EXERCISE DETAILS:
Among the lines below, a stretch begins at the one with "Using the Poisson" and ends at the one with "Environmental sequencing yielded two Mycobacterium". Repeat that stretch exactly, ends included.
[Opening ENTRIES SHOWN section]
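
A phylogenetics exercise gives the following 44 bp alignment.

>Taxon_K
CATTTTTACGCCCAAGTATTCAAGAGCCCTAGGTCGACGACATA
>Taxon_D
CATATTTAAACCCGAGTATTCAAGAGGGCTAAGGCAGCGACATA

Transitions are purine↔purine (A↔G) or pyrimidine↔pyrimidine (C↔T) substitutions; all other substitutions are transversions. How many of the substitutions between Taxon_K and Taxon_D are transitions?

5

Differing sites — 4:T/A (Tv); 9:C/A (Tv); 10:G/A (Ti); 14:A/G (Ti); 27:C/G (Tv); 28:C/G (Tv); 32:G/A (Ti); 34:T/G (Tv); 36:G/A (Ti); 37:A/G (Ti).
Of the 10 differences, 5 transitions and 5 transversions, so the answer is 5.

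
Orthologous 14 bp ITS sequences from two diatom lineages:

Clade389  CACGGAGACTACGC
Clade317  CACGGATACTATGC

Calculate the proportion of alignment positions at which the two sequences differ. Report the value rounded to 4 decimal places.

Differing sites — 7:G/T; 12:C/T.
There are 2 differences over 14 sites, so p = 2/14 = 0.1429.

0.1429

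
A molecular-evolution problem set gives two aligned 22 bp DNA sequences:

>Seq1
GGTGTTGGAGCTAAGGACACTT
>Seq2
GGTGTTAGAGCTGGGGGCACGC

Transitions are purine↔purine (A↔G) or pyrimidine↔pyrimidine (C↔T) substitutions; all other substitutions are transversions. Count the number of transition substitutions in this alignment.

The sequences differ at positions 7 (G/A, transition), 13 (A/G, transition), 14 (A/G, transition), 17 (A/G, transition), 21 (T/G, transversion), 22 (T/C, transition).
Of the 6 differences, 5 transitions and 1 transversion, so the answer is 5.

5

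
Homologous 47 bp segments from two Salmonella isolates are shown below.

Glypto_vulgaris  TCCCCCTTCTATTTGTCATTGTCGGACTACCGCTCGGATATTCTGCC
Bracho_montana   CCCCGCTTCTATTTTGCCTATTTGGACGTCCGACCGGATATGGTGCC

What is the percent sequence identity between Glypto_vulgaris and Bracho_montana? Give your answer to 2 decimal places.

The sequences differ at positions 1 (T/C), 5 (C/G), 15 (G/T), 16 (T/G), 18 (A/C), 20 (T/A), 21 (G/T), 23 (C/T), 28 (T/G), 29 (A/T), 33 (C/A), 34 (T/C), 42 (T/G), 43 (C/G).
33 of the 47 sites match, so the percent identity is 33/47 × 100 = 70.21%.

70.21%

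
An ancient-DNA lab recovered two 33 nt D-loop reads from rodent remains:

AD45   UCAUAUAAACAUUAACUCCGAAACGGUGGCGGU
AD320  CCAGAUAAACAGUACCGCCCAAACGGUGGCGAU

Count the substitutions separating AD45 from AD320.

Mismatches occur at site 1 (U→C), site 4 (U→G), site 12 (U→G), site 15 (A→C), site 17 (U→G), site 20 (G→C), site 32 (G→A).
That gives 7 mismatches out of 33 aligned sites, so the Hamming distance is 7.

7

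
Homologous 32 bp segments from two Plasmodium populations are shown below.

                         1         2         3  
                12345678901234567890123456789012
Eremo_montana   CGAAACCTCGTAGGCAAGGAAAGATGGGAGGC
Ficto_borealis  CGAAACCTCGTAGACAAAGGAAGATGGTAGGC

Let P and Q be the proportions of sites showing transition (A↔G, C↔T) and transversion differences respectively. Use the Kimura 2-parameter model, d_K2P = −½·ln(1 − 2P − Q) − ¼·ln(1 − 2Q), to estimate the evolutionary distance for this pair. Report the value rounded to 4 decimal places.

Differing sites — 14:G/A (Ti); 18:G/A (Ti); 20:A/G (Ti); 28:G/T (Tv).
Of the 4 differences, 3 transitions and 1 transversion over 32 sites: P = 3/32 = 0.093750, Q = 1/32 = 0.031250.
d = −0.5·ln(0.781250) − 0.25·ln(0.937500) = −0.5·(-0.246860) − 0.25·(-0.064539) = 0.1396.

0.1396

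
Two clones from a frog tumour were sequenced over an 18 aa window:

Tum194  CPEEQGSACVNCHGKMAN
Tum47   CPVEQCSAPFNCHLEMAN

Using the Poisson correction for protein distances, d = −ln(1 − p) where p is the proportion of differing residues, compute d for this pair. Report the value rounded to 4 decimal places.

Differing sites — 3:E/V; 6:G/C; 9:C/P; 10:V/F; 14:G/L; 15:K/E.
p = 6/18 = 0.333333.
d = −ln(1 − 0.333333) = −ln(0.666667) = 0.4055.

0.4055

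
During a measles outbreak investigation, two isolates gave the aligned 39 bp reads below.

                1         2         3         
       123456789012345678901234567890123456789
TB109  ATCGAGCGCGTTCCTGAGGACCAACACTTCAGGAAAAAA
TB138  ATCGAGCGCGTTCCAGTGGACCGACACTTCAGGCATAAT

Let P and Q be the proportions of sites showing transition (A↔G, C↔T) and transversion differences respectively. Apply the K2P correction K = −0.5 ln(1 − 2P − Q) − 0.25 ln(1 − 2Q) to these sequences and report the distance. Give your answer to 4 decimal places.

The sequences differ at positions 15 (T/A, transversion), 17 (A/T, transversion), 23 (A/G, transition), 34 (A/C, transversion), 36 (A/T, transversion), 39 (A/T, transversion).
Of the 6 differences, 1 transition and 5 transversions over 39 sites: P = 1/39 = 0.025641, Q = 5/39 = 0.128205.
d = −0.5·ln(0.820513) − 0.25·ln(0.743590) = −0.5·(-0.197826) − 0.25·(-0.296265) = 0.1730.

0.1730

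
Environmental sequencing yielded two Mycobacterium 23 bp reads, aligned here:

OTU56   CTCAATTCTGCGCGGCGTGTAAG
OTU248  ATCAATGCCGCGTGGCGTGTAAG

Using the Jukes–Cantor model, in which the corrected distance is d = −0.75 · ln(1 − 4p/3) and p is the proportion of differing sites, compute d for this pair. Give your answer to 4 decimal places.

0.1979

Mismatches occur at site 1 (C→A), site 7 (T→G), site 9 (T→C), site 13 (C→T).
p = 4/23 = 0.173913.
d = −0.75 · ln(1 − (4/3)·0.173913) = −0.75 · ln(0.768116) = −0.75 · (-0.263815) = 0.1979.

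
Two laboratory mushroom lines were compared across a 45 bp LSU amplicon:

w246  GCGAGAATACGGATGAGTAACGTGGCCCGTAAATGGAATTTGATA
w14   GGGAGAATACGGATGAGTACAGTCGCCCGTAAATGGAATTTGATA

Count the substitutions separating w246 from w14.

The sequences differ at positions 2 (C/G), 20 (A/C), 21 (C/A), 24 (G/C).
That gives 4 mismatches out of 45 aligned sites, so the Hamming distance is 4.

4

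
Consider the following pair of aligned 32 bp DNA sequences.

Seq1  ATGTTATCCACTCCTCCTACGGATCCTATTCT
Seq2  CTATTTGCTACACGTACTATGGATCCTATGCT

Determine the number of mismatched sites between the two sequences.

10

Differing sites — 1:A/C; 3:G/A; 6:A/T; 7:T/G; 9:C/T; 12:T/A; 14:C/G; 16:C/A; 20:C/T; 30:T/G.
That gives 10 mismatches out of 32 aligned sites, so the Hamming distance is 10.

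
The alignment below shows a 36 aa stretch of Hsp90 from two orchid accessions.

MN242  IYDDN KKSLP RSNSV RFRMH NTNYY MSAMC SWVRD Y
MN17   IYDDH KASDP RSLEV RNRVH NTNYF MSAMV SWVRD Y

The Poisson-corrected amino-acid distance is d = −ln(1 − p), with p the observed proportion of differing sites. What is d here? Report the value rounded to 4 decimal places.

0.2877

Mismatches occur at site 5 (N→H), site 7 (K→A), site 9 (L→D), site 13 (N→L), site 14 (S→E), site 17 (F→N), site 19 (M→V), site 25 (Y→F), site 30 (C→V).
p = 9/36 = 0.250000.
d = −ln(1 − 0.250000) = −ln(0.750000) = 0.2877.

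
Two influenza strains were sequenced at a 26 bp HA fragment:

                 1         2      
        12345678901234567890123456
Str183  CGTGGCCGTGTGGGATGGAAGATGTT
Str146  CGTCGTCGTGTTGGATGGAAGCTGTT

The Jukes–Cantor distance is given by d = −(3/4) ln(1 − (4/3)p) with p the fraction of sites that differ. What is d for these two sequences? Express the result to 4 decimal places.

0.1722

Differing sites — 4:G/C; 6:C/T; 12:G/T; 22:A/C.
p = 4/26 = 0.153846.
d = −0.75 · ln(1 − (4/3)·0.153846) = −0.75 · ln(0.794872) = −0.75 · (-0.229574) = 0.1722.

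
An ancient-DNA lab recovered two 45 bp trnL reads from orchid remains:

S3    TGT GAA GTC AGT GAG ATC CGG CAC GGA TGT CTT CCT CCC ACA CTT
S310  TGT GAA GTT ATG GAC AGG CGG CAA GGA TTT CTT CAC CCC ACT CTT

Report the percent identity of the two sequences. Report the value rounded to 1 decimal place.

75.6%

Mismatches occur at site 9 (C→T), site 11 (G→T), site 12 (T→G), site 15 (G→C), site 17 (T→G), site 18 (C→G), site 24 (C→A), site 29 (G→T), site 35 (C→A), site 36 (T→C), site 42 (A→T).
34 of the 45 sites match, so the percent identity is 34/45 × 100 = 75.6%.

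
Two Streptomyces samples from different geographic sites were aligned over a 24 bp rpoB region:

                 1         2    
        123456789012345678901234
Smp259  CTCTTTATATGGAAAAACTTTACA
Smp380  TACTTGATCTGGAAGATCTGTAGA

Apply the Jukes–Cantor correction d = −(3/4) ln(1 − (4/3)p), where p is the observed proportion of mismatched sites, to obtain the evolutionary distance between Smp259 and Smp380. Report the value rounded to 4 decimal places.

The sequences differ at positions 1 (C/T), 2 (T/A), 6 (T/G), 9 (A/C), 15 (A/G), 17 (A/T), 20 (T/G), 23 (C/G).
p = 8/24 = 0.333333.
d = −0.75 · ln(1 − (4/3)·0.333333) = −0.75 · ln(0.555556) = −0.75 · (-0.587786) = 0.4408.

0.4408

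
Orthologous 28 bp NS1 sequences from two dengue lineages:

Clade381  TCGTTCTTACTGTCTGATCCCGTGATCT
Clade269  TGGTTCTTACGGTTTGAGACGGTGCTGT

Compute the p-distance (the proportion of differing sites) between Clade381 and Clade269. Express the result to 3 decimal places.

The sequences differ at positions 2 (C/G), 11 (T/G), 14 (C/T), 18 (T/G), 19 (C/A), 21 (C/G), 25 (A/C), 27 (C/G).
There are 8 differences over 28 sites, so p = 8/28 = 0.286.

0.286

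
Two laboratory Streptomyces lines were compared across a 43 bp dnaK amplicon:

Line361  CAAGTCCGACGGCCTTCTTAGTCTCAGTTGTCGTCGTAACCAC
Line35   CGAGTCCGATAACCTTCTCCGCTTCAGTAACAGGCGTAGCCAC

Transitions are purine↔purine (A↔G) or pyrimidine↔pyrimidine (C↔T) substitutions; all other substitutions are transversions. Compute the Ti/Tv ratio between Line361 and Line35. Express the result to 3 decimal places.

Mismatches occur at site 2 (A→G, transition), site 10 (C→T, transition), site 11 (G→A, transition), site 12 (G→A, transition), site 19 (T→C, transition), site 20 (A→C, transversion), site 22 (T→C, transition), site 23 (C→T, transition), site 29 (T→A, transversion), site 30 (G→A, transition), site 31 (T→C, transition), site 32 (C→A, transversion), site 34 (T→G, transversion), site 39 (A→G, transition).
Of the 14 differences, 10 transitions and 4 transversions, so Ti/Tv = 10/4 = 2.500.

2.500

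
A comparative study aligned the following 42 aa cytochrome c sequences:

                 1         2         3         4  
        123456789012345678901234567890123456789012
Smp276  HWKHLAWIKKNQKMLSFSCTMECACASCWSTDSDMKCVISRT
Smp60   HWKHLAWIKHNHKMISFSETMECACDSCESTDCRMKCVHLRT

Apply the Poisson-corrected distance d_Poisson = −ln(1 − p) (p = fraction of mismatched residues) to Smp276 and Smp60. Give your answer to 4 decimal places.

Mismatches occur at site 10 (K/H), site 12 (Q/H), site 15 (L/I), site 19 (C/E), site 26 (A/D), site 29 (W/E), site 33 (S/C), site 34 (D/R), site 39 (I/H), site 40 (S/L).
p = 10/42 = 0.238095.
d = −ln(1 − 0.238095) = −ln(0.761905) = 0.2719.

0.2719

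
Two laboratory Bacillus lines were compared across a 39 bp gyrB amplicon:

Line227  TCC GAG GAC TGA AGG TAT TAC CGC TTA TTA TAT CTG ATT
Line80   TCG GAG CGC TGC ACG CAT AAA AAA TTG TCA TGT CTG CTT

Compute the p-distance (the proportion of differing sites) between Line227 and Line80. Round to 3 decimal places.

Mismatches occur at site 3 (C↔G), site 7 (G↔C), site 8 (A↔G), site 12 (A↔C), site 14 (G↔C), site 16 (T↔C), site 19 (T↔A), site 21 (C↔A), site 22 (C↔A), site 23 (G↔A), site 24 (C↔A), site 27 (A↔G), site 29 (T↔C), site 32 (A↔G), site 37 (A↔C).
There are 15 differences over 39 sites, so p = 15/39 = 0.385.

0.385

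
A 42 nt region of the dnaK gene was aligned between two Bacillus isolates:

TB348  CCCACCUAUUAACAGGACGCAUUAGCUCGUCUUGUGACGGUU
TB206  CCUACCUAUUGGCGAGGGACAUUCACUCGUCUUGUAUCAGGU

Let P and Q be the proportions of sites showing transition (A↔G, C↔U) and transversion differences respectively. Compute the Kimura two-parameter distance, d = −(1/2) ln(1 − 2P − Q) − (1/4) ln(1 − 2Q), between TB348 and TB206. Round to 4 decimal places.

Mismatches occur at site 3 (C/U, transition), site 11 (A/G, transition), site 12 (A/G, transition), site 14 (A/G, transition), site 15 (G/A, transition), site 17 (A/G, transition), site 18 (C/G, transversion), site 19 (G/A, transition), site 24 (A/C, transversion), site 25 (G/A, transition), site 36 (G/A, transition), site 37 (A/U, transversion), site 39 (G/A, transition), site 41 (U/G, transversion).
Of the 14 differences, 10 transitions and 4 transversions over 42 sites: P = 10/42 = 0.238095, Q = 4/42 = 0.095238.
d = −0.5·ln(0.428572) − 0.25·ln(0.809524) = −0.5·(-0.847297) − 0.25·(-0.211309) = 0.4765.

0.4765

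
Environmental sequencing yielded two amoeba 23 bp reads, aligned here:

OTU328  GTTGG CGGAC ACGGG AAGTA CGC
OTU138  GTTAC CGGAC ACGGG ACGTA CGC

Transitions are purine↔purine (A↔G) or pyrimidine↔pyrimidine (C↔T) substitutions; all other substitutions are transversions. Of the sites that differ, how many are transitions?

1

Mismatches occur at site 4 (G↔A, transition), site 5 (G↔C, transversion), site 17 (A↔C, transversion).
Of the 3 differences, 1 transition and 2 transversions, so the answer is 1.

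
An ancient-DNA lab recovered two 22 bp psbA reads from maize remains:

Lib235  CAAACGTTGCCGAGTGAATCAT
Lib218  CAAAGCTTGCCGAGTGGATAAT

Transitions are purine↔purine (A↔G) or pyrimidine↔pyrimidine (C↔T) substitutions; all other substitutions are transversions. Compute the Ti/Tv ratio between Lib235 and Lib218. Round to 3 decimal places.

0.333

The sequences differ at positions 5 (C/G, transversion), 6 (G/C, transversion), 17 (A/G, transition), 20 (C/A, transversion).
Of the 4 differences, 1 transition and 3 transversions, so Ti/Tv = 1/3 = 0.333.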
[Closing ENTRIES SHOWN section]
YOUR SOLUTION:
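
Using the Poisson correction for protein distances, d = −ln(1 − p) where p is the proportion of differing residues, compute d for this pair. Report the value rounded to 4 decimal places.

Differing sites — 3:E/V; 6:G/C; 9:C/P; 10:V/F; 14:G/L; 15:K/E.
p = 6/18 = 0.333333.
d = −ln(1 − 0.333333) = −ln(0.666667) = 0.4055.

0.4055

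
During a measles outbreak investigation, two isolates gave the aligned 39 bp reads below.

                1         2         3         
       123456789012345678901234567890123456789
TB109  ATCGAGCGCGTTCCTGAGGACCAACACTTCAGGAAAAAA
TB138  ATCGAGCGCGTTCCAGTGGACCGACACTTCAGGCATAAT

Let P and Q be the proportions of sites showing transition (A↔G, C↔T) and transversion differences respectively. Apply the K2P correction K = −0.5 ln(1 − 2P − Q) − 0.25 ln(1 − 2Q) to these sequences and report the distance. Give your answer to 4 decimal places.

The sequences differ at positions 15 (T/A, transversion), 17 (A/T, transversion), 23 (A/G, transition), 34 (A/C, transversion), 36 (A/T, transversion), 39 (A/T, transversion).
Of the 6 differences, 1 transition and 5 transversions over 39 sites: P = 1/39 = 0.025641, Q = 5/39 = 0.128205.
d = −0.5·ln(0.820513) − 0.25·ln(0.743590) = −0.5·(-0.197826) − 0.25·(-0.296265) = 0.1730.

0.1730

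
Environmental sequencing yielded two Mycobacterium 23 bp reads, aligned here: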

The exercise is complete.